### TASK ITEM
Each entry that follows should be written again verbatim.

(Stored data entries)
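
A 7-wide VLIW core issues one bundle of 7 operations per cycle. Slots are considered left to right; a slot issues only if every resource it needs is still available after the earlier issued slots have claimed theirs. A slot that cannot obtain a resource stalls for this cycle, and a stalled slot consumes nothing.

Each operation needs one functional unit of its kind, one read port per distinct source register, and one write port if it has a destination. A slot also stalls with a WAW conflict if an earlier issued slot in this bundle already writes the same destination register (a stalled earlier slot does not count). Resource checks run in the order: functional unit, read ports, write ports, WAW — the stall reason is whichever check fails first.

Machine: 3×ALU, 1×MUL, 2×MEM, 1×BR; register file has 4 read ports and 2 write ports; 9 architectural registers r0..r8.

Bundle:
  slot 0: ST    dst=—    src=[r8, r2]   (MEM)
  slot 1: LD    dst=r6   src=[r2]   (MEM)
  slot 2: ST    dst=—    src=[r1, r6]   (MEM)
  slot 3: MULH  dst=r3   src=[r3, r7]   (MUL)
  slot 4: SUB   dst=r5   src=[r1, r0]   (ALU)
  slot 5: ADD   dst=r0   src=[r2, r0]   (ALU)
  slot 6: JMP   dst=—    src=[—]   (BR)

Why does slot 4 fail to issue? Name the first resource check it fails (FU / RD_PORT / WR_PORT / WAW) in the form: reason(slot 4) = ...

reason(slot 4) = RD_PORT

#0 MEM src=r8,r2 dispatched  <A:3 Mu:1 Ld:1 B:1 rd:2 wr:2>
#1 MEM src=r2 dispatched  <A:3 Mu:1 Ld:0 B:1 rd:1 wr:1>
#2 MEM src=r1,r6 held:FU  <A:3 Mu:1 Ld:0 B:1 rd:1 wr:1>
#3 MUL src=r3,r7 held:RD_PORT  <A:3 Mu:1 Ld:0 B:1 rd:1 wr:1>
#4 ALU src=r1,r0 held:RD_PORT  <A:3 Mu:1 Ld:0 B:1 rd:1 wr:1>
#5 ALU src=r2,r0 held:RD_PORT  <A:3 Mu:1 Ld:0 B:1 rd:1 wr:1>
#6 BR src=- dispatched  <A:3 Mu:1 Ld:0 B:0 rd:1 wr:1>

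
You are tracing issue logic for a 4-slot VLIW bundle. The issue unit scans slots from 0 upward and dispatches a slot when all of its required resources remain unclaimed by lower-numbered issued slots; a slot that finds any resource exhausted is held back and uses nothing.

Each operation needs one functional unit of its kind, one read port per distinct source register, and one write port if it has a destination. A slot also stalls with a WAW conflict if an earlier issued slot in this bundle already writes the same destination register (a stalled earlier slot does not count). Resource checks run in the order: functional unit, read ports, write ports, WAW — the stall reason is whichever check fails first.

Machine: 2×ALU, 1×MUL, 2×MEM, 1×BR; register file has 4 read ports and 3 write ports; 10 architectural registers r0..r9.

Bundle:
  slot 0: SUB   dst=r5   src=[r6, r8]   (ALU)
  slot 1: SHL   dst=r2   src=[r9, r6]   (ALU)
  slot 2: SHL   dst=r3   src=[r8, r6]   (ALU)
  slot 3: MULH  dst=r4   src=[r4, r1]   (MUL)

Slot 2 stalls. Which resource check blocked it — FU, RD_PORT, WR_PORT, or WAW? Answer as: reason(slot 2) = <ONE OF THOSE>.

reason(slot 2) = FU

  0. ALU→r5 ⇒ go  {1A/1Mu/2Ld/1B | 2r 2w}
  1. ALU→r2 ⇒ go  {0A/1Mu/2Ld/1B | 0r 1w}
  2. ALU→r3 ⇒ no(FU)  {0A/1Mu/2Ld/1B | 0r 1w}
  3. MUL→r4 ⇒ no(RD_PORT)  {0A/1Mu/2Ld/1B | 0r 1w}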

### EXERCISE SOLUTION
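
A 7-wide VLIW core issues one bundle of 7 operations per cycle. Slots are considered left to right; a slot issues only if every resource it needs is still available after the earlier issued slots have claimed theirs. A slot that cannot obtain a resource stalls for this cycle, and a stalled slot consumes nothing.

Each operation needs one functional unit of its kind, one read port per distinct source register, and one write port if it has a destination. A slot also stalls with a WAW conflict if an earlier issued slot in this bundle already writes the same destination register (a stalled earlier slot does not count). Resource checks run in the order: functional unit, read ports, write ports, WAW — the stall reason is whichever check fails first.

Machine: 3×ALU, 1×MUL, 2×MEM, 1×BR; register file has 4 read ports and 2 write ports; 9 architectural registers r0..r8.

Bundle:
  slot 0: ST    dst=—    src=[r8, r2]   (MEM)
  slot 1: LD    dst=r6   src=[r2]   (MEM)
  slot 2: ST    dst=—    src=[r1, r6]   (MEM)
  slot 3: MULH  dst=r3   src=[r3, r7]   (MUL)
  slot 4: SUB   dst=r5   src=[r1, r0]   (ALU)
  slot 5: ADD   dst=r0   src=[r2, r0]   (ALU)
  slot 6: JMP   dst=—    src=[—]   (BR)

Why does slot 4 fail to issue? Name the first resource check it fails (FU / RD_PORT / WR_PORT / WAW) in the form: reason(slot 4) = ...

reason(slot 4) = RD_PORT

#0 MEM src=r8,r2 dispatched  <A:3 Mu:1 Ld:1 B:1 rd:2 wr:2>
#1 MEM src=r2 dispatched  <A:3 Mu:1 Ld:0 B:1 rd:1 wr:1>
#2 MEM src=r1,r6 held:FU  <A:3 Mu:1 Ld:0 B:1 rd:1 wr:1>
#3 MUL src=r3,r7 held:RD_PORT  <A:3 Mu:1 Ld:0 B:1 rd:1 wr:1>
#4 ALU src=r1,r0 held:RD_PORT  <A:3 Mu:1 Ld:0 B:1 rd:1 wr:1>
#5 ALU src=r2,r0 held:RD_PORT  <A:3 Mu:1 Ld:0 B:1 rd:1 wr:1>
#6 BR src=- dispatched  <A:3 Mu:1 Ld:0 B:0 rd:1 wr:1>

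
You are tracing issue logic for a 4-slot VLIW bundle. The issue unit scans slots from 0 upward and dispatches a slot when all of its required resources remain unclaimed by lower-numbered issued slots; a slot that finds any resource exhausted is held back and uses nothing.

Each operation needs one functional unit of its kind, one read port per distinct source register, and one write port if it has a destination. A slot also stalls with a WAW conflict if an earlier issued slot in this bundle already writes the same destination register (a stalled earlier slot does not count). Resource checks run in the order: functional unit, read ports, write ports, WAW — the stall reason is whichever check fails first.

Machine: 2×ALU, 1×MUL, 2×MEM, 1×BR; register file has 4 read ports and 3 write ports; 10 architectural registers r0..r9.

Bundle:
  slot 0: SUB   dst=r5   src=[r6, r8]   (ALU)
  slot 1: SHL   dst=r2   src=[r9, r6]   (ALU)
  slot 2: SHL   dst=r3   src=[r8, r6]   (ALU)
  slot 3: MULH  dst=r4   src=[r4, r1]   (MUL)

Slot 2 stalls. Which resource check blocked it — FU, RD_PORT, WR_PORT, or WAW? Answer as: reason(slot 2) = <ONE OF THOSE>.

reason(slot 2) = FU

  0. ALU→r5 ⇒ go  {1A/1Mu/2Ld/1B | 2r 2w}
  1. ALU→r2 ⇒ go  {0A/1Mu/2Ld/1B | 0r 1w}
  2. ALU→r3 ⇒ no(FU)  {0A/1Mu/2Ld/1B | 0r 1w}
  3. MUL→r4 ⇒ no(RD_PORT)  {0A/1Mu/2Ld/1B | 0r 1w}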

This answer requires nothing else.